Reproduce the line that contains "Teo is booked" and every line after it through the end of the records, exactly, with nothing added.

Material for the task START

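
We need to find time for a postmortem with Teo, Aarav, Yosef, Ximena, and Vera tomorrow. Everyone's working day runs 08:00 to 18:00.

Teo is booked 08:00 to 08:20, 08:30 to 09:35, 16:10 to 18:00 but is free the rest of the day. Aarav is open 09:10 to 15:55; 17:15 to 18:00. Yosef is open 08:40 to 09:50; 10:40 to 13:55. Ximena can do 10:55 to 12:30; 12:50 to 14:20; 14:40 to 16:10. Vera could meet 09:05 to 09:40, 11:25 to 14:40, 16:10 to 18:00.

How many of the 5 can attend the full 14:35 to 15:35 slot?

Teo free: 08:20-08:30, 09:35-16:10 (invert busy blocks within the working day).
Aarav free: 09:10-15:55, 17:15-18:00.
Yosef free: 08:40-09:50, 10:40-13:55.
Ximena free: 10:55-12:30, 12:50-14:20, 14:40-16:10.
Vera free: 09:05-09:40, 11:25-14:40, 16:10-18:00.
Teo and Aarav can make the full 14:35-15:35 slot — that's 2.

2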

Material for the task END

▶ [Problem solution]:
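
Teo is booked 08:00 to 08:20, 08:30 to 09:35, 16:10 to 18:00 but is free the rest of the day. Aarav is open 09:10 to 15:55; 17:15 to 18:00. Yosef is open 08:40 to 09:50; 10:40 to 13:55. Ximena can do 10:55 to 12:30; 12:50 to 14:20; 14:40 to 16:10. Vera could meet 09:05 to 09:40, 11:25 to 14:40, 16:10 to 18:00.

How many of the 5 can attend the full 14:35 to 15:35 slot?

Teo free: 08:20-08:30, 09:35-16:10 (invert busy blocks within the working day).
Aarav free: 09:10-15:55, 17:15-18:00.
Yosef free: 08:40-09:50, 10:40-13:55.
Ximena free: 10:55-12:30, 12:50-14:20, 14:40-16:10.
Vera free: 09:05-09:40, 11:25-14:40, 16:10-18:00.
Teo and Aarav can make the full 14:35-15:35 slot — that's 2.

2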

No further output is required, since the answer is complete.